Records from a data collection
—————

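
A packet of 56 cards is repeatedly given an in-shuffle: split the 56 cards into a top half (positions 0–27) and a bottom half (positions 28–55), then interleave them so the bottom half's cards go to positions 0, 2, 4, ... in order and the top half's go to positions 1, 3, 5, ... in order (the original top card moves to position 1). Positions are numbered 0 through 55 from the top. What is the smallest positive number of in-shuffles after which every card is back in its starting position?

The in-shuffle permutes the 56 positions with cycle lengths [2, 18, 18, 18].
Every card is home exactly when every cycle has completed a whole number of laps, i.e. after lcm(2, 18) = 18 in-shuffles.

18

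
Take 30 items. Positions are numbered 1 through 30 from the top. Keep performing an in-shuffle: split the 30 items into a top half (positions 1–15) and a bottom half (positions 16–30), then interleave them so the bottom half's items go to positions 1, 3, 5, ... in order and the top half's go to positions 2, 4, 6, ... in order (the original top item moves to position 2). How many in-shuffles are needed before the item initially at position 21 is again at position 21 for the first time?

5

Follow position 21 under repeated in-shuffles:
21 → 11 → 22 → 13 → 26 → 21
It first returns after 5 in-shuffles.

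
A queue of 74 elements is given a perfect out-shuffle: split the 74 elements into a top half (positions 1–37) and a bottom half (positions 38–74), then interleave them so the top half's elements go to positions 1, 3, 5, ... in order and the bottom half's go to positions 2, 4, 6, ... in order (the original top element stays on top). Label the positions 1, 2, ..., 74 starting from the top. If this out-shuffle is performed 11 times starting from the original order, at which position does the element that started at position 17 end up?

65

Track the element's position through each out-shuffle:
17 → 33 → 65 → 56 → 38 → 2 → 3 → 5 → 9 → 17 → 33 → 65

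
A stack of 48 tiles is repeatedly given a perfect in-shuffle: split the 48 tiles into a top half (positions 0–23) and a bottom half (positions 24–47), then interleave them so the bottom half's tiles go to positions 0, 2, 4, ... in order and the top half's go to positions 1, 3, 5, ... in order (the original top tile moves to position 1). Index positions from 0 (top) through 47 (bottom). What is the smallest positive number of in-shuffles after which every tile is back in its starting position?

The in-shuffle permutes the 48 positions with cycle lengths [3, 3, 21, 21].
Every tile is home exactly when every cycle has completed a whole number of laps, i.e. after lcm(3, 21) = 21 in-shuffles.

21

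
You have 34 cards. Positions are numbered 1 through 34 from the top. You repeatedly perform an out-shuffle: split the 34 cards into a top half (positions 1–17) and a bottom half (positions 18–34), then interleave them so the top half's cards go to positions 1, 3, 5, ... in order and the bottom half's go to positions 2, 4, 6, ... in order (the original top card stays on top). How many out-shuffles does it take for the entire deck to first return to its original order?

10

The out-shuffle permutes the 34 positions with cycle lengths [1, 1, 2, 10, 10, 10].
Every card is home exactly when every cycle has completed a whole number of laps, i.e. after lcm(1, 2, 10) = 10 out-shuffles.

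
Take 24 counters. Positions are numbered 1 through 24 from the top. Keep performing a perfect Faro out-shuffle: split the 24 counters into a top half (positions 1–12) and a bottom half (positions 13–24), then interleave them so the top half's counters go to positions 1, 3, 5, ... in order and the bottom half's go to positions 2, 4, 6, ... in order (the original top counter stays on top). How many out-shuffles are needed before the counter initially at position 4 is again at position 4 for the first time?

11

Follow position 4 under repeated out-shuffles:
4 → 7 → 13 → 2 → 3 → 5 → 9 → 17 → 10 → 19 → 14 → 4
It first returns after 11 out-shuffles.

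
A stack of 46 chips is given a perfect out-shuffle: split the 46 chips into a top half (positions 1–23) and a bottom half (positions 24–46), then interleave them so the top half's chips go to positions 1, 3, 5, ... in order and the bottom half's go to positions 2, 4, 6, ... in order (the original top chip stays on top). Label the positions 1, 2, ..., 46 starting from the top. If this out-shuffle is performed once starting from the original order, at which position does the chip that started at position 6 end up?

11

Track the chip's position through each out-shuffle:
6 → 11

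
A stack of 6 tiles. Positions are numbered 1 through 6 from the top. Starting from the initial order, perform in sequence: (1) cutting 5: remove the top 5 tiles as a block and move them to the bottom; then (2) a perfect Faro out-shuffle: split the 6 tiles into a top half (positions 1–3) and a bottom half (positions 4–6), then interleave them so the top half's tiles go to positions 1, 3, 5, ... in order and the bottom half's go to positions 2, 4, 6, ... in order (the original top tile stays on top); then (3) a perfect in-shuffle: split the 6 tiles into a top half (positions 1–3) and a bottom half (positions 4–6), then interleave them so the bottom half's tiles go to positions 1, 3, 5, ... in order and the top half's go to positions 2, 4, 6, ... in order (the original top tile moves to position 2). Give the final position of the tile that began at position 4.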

—————

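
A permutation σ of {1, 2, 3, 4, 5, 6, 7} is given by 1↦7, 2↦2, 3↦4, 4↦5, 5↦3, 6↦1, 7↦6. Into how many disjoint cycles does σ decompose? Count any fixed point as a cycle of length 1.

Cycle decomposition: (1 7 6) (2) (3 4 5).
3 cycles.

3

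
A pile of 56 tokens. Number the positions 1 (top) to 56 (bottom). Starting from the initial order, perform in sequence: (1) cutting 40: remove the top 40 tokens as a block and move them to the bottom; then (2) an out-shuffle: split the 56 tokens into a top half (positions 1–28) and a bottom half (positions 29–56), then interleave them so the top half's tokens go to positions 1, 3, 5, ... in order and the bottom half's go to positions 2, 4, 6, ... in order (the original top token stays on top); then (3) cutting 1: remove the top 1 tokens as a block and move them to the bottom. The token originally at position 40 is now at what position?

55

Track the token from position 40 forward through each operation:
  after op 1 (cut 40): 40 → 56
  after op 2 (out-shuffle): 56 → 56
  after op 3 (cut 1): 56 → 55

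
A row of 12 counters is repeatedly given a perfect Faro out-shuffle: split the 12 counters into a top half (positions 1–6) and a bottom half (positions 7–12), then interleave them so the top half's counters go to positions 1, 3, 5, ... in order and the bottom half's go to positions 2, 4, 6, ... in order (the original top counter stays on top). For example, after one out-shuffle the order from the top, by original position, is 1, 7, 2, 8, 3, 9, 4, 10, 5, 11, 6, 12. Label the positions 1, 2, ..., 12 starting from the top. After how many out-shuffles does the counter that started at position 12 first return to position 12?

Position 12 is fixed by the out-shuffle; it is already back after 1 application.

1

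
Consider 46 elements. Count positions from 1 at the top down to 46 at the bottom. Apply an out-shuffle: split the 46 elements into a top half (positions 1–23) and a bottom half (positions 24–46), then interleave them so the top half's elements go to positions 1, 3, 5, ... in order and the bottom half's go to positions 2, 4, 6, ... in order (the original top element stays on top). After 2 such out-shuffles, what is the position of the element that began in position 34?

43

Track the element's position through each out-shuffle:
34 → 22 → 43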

—————

- [Goal of the exercise]: Take the records above and return, word for word, only the lines that fall from the line with "A stack of 46" to the line with "A stack of 6", both of them included.

- [Expected answer]:
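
A stack of 46 chips is given a perfect out-shuffle: split the 46 chips into a top half (positions 1–23) and a bottom half (positions 24–46), then interleave them so the top half's chips go to positions 1, 3, 5, ... in order and the bottom half's go to positions 2, 4, 6, ... in order (the original top chip stays on top). Label the positions 1, 2, ..., 46 starting from the top. If this out-shuffle is performed once starting from the original order, at which position does the chip that started at position 6 end up?

11

Track the chip's position through each out-shuffle:
6 → 11

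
A stack of 6 tiles. Positions are numbered 1 through 6 from the top. Starting from the initial order, perform in sequence: (1) cutting 5: remove the top 5 tiles as a block and move them to the bottom; then (2) a perfect Faro out-shuffle: split the 6 tiles into a top half (positions 1–3) and a bottom half (positions 4–6), then interleave them so the top half's tiles go to positions 1, 3, 5, ... in order and the bottom half's go to positions 2, 4, 6, ... in order (the original top tile stays on top); then (3) a perfect in-shuffle: split the 6 tiles into a top half (positions 1–3) and a bottom half (positions 4–6), then interleave them so the bottom half's tiles go to positions 1, 3, 5, ... in order and the top half's go to positions 2, 4, 6, ... in order (the original top tile moves to position 2). Give the final position of the tile that began at position 4.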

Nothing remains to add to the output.